# [INSTRUCTIONS FOR THE TASK]
Nothing should differ between your answer and the records.

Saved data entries

*** Block opens ***

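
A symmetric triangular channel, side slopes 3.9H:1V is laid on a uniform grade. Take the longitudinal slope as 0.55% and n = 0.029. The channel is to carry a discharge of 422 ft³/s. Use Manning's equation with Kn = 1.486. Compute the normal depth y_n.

y_n = 4.21 ft

Manning's equation rearranged: A R^(2/3) = nQ / (1.486·√S) = 0.029 × 422 / (1.486 × √0.0055) = 111.
Try y = 3.22 ft: A R^(2/3) = 54.38 — low.
Try y = 4.21 ft: A R^(2/3) = 111.2 — matches.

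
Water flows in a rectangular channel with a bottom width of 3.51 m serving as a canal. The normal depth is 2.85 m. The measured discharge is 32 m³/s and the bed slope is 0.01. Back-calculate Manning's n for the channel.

Flow area A = b·y = 3.51 × 2.85 = 10 m². Wetted perimeter P = b + 2y = 3.51 + 2×2.85 = 9.21 m.
Hydraulic radius R = A/P = 10/9.21 = 1.086 m.
Rearranging Manning's equation: n = (1/Q) A R^(2/3) S^(1/2) = (1/32) × 10 × 1.086^(2/3) × √0.01 = 0.033.

n = 0.033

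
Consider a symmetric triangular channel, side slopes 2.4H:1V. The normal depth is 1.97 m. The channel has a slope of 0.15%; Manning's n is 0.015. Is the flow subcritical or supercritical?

subcritical

For a triangular section with side slope z = 2.4: A = zy² = 2.4×1.97² = 9.314 m²; P = 2y√(1+z²) = 2×1.97×2.6 = 10.24 m.
Hydraulic radius R = A/P = 9.314/10.24 = 0.9092 m.
V = (1/n) R^(2/3) √S = (1/0.015) × 0.9092^(2/3) × √0.0015 = 2.423 m/s. Hydraulic depth D_h = A/T = 9.314/9.456 = 0.985 m.
Froude number Fr = V/√(g·D_h) = 2.423/√(9.81×0.985) = 0.78, which is less than 1, so the flow is subcritical.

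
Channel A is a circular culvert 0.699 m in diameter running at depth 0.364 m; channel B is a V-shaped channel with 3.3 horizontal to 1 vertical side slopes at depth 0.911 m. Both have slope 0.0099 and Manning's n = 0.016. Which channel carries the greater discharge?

Channel A: For a circular section of diameter D = 0.699 m at depth y = 0.364 m, the central angle is θ = 2 arccos(1 − 2y/D) = 3.225 rad. Then A = (D²/8)(θ − sin θ) = 0.202 m² and P = Dθ/2 = 1.127 m. Hydraulic radius R = A/P = 0.202/1.127 = 0.1792 m. Q_A = (1/0.016)·0.202·0.1792^(2/3)·√0.0099 = 0.3994 m³/s.
Channel B: For a triangular section with side slope z = 3.3: A = zy² = 3.3×0.911² = 2.739 m²; P = 2y√(1+z²) = 2×0.911×3.448 = 6.283 m. Hydraulic radius R = A/P = 2.739/6.283 = 0.4359 m. Q_B = (1/0.016)·2.739·0.4359^(2/3)·√0.0099 = 9.792 m³/s.
Q_A = 0.3994 m³/s vs Q_B = 9.792 m³/s, so channel B carries more.

channel B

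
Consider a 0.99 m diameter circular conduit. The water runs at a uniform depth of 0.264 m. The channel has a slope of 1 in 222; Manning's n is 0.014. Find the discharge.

For a circular section of diameter D = 0.99 m at depth y = 0.264 m, the central angle is θ = 2 arccos(1 − 2y/D) = 2.171 rad. Then A = (D²/8)(θ − sin θ) = 0.1648 m² and P = Dθ/2 = 1.074 m.
Hydraulic radius R = A/P = 0.1648/1.074 = 0.1534 m.
Manning's equation: Q = (1/n) A R^(2/3) S^(1/2) = (1/0.014) × 0.1648 × 0.1534^(2/3) × 0.004505^(1/2) = 0.226 m³/s.

Q = 0.226 m³/s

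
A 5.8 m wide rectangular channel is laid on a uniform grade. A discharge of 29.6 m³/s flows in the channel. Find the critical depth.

For a rectangular channel, critical depth y_c = (q²/g)^(1/3) where q = Q/b = 29.6/5.8 = 5.103 m²/s.
So y_c = (5.103²/9.81)^(1/3) = 1.38 m.

y_c = 1.38 m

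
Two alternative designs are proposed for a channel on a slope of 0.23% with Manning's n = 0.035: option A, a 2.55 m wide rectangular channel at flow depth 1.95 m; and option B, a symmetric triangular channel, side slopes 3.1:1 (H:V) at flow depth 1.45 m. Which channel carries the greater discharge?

channel B

Channel A: Flow area A = b·y = 2.55 × 1.95 = 4.972 m². Wetted perimeter P = b + 2y = 2.55 + 2×1.95 = 6.45 m. Hydraulic radius R = A/P = 4.972/6.45 = 0.7709 m. Q_A = (1/0.035)·4.972·0.7709^(2/3)·√0.0023 = 5.729 m³/s.
Channel B: For a triangular section with side slope z = 3.1: A = zy² = 3.1×1.45² = 6.518 m²; P = 2y√(1+z²) = 2×1.45×3.257 = 9.446 m. Hydraulic radius R = A/P = 6.518/9.446 = 0.69 m. Q_B = (1/0.035)·6.518·0.69^(2/3)·√0.0023 = 6.974 m³/s.
Q_A = 5.729 m³/s vs Q_B = 6.974 m³/s, so channel B carries more.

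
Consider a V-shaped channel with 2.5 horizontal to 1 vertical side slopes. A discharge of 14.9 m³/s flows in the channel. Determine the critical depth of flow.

y_c = 1.49 m

At critical depth, Q² T / (g A³) = 1, i.e. A³/T = Q²/g = 14.9²/9.81 = 22.63.
Trying y = 1.09 m: A³/T = 4.808 — low.
Trying y = 1.49 m: A³/T = 22.95 — ≈ 22.63.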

*** Block closes ***

# [ANSWER AREA]
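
A symmetric triangular channel, side slopes 3.9H:1V is laid on a uniform grade. Take the longitudinal slope as 0.55% and n = 0.029. The channel is to carry a discharge of 422 ft³/s. Use Manning's equation with Kn = 1.486. Compute the normal depth y_n.

y_n = 4.21 ft

Manning's equation rearranged: A R^(2/3) = nQ / (1.486·√S) = 0.029 × 422 / (1.486 × √0.0055) = 111.
Try y = 3.22 ft: A R^(2/3) = 54.38 — low.
Try y = 4.21 ft: A R^(2/3) = 111.2 — matches.

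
Water flows in a rectangular channel with a bottom width of 3.51 m serving as a canal. The normal depth is 2.85 m. The measured discharge is 32 m³/s and the bed slope is 0.01. Back-calculate Manning's n for the channel.

Flow area A = b·y = 3.51 × 2.85 = 10 m². Wetted perimeter P = b + 2y = 3.51 + 2×2.85 = 9.21 m.
Hydraulic radius R = A/P = 10/9.21 = 1.086 m.
Rearranging Manning's equation: n = (1/Q) A R^(2/3) S^(1/2) = (1/32) × 10 × 1.086^(2/3) × √0.01 = 0.033.

n = 0.033

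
Consider a symmetric triangular channel, side slopes 2.4H:1V. The normal depth is 1.97 m. The channel has a slope of 0.15%; Manning's n is 0.015. Is the flow subcritical or supercritical?

subcritical

For a triangular section with side slope z = 2.4: A = zy² = 2.4×1.97² = 9.314 m²; P = 2y√(1+z²) = 2×1.97×2.6 = 10.24 m.
Hydraulic radius R = A/P = 9.314/10.24 = 0.9092 m.
V = (1/n) R^(2/3) √S = (1/0.015) × 0.9092^(2/3) × √0.0015 = 2.423 m/s. Hydraulic depth D_h = A/T = 9.314/9.456 = 0.985 m.
Froude number Fr = V/√(g·D_h) = 2.423/√(9.81×0.985) = 0.78, which is less than 1, so the flow is subcritical.

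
Channel A is a circular culvert 0.699 m in diameter running at depth 0.364 m; channel B is a V-shaped channel with 3.3 horizontal to 1 vertical side slopes at depth 0.911 m. Both have slope 0.0099 and Manning's n = 0.016. Which channel carries the greater discharge?

Channel A: For a circular section of diameter D = 0.699 m at depth y = 0.364 m, the central angle is θ = 2 arccos(1 − 2y/D) = 3.225 rad. Then A = (D²/8)(θ − sin θ) = 0.202 m² and P = Dθ/2 = 1.127 m. Hydraulic radius R = A/P = 0.202/1.127 = 0.1792 m. Q_A = (1/0.016)·0.202·0.1792^(2/3)·√0.0099 = 0.3994 m³/s.
Channel B: For a triangular section with side slope z = 3.3: A = zy² = 3.3×0.911² = 2.739 m²; P = 2y√(1+z²) = 2×0.911×3.448 = 6.283 m. Hydraulic radius R = A/P = 2.739/6.283 = 0.4359 m. Q_B = (1/0.016)·2.739·0.4359^(2/3)·√0.0099 = 9.792 m³/s.
Q_A = 0.3994 m³/s vs Q_B = 9.792 m³/s, so channel B carries more.

channel B

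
Consider a 0.99 m diameter circular conduit. The water runs at a uniform depth of 0.264 m. The channel has a slope of 1 in 222; Manning's n is 0.014. Find the discharge.

For a circular section of diameter D = 0.99 m at depth y = 0.264 m, the central angle is θ = 2 arccos(1 − 2y/D) = 2.171 rad. Then A = (D²/8)(θ − sin θ) = 0.1648 m² and P = Dθ/2 = 1.074 m.
Hydraulic radius R = A/P = 0.1648/1.074 = 0.1534 m.
Manning's equation: Q = (1/n) A R^(2/3) S^(1/2) = (1/0.014) × 0.1648 × 0.1534^(2/3) × 0.004505^(1/2) = 0.226 m³/s.

Q = 0.226 m³/s

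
A 5.8 m wide rectangular channel is laid on a uniform grade. A discharge of 29.6 m³/s flows in the channel. Find the critical depth.

For a rectangular channel, critical depth y_c = (q²/g)^(1/3) where q = Q/b = 29.6/5.8 = 5.103 m²/s.
So y_c = (5.103²/9.81)^(1/3) = 1.38 m.

y_c = 1.38 m

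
Two alternative designs are proposed for a channel on a slope of 0.23% with Manning's n = 0.035: option A, a 2.55 m wide rectangular channel at flow depth 1.95 m; and option B, a symmetric triangular channel, side slopes 3.1:1 (H:V) at flow depth 1.45 m. Which channel carries the greater discharge?

channel B

Channel A: Flow area A = b·y = 2.55 × 1.95 = 4.972 m². Wetted perimeter P = b + 2y = 2.55 + 2×1.95 = 6.45 m. Hydraulic radius R = A/P = 4.972/6.45 = 0.7709 m. Q_A = (1/0.035)·4.972·0.7709^(2/3)·√0.0023 = 5.729 m³/s.
Channel B: For a triangular section with side slope z = 3.1: A = zy² = 3.1×1.45² = 6.518 m²; P = 2y√(1+z²) = 2×1.45×3.257 = 9.446 m. Hydraulic radius R = A/P = 6.518/9.446 = 0.69 m. Q_B = (1/0.035)·6.518·0.69^(2/3)·√0.0023 = 6.974 m³/s.
Q_A = 5.729 m³/s vs Q_B = 6.974 m³/s, so channel B carries more.

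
Consider a V-shaped channel with 2.5 horizontal to 1 vertical side slopes. A discharge of 14.9 m³/s flows in the channel. Determine the critical depth of flow.

y_c = 1.49 m

At critical depth, Q² T / (g A³) = 1, i.e. A³/T = Q²/g = 14.9²/9.81 = 22.63.
Trying y = 1.09 m: A³/T = 4.808 — low.
Trying y = 1.49 m: A³/T = 22.95 — ≈ 22.63.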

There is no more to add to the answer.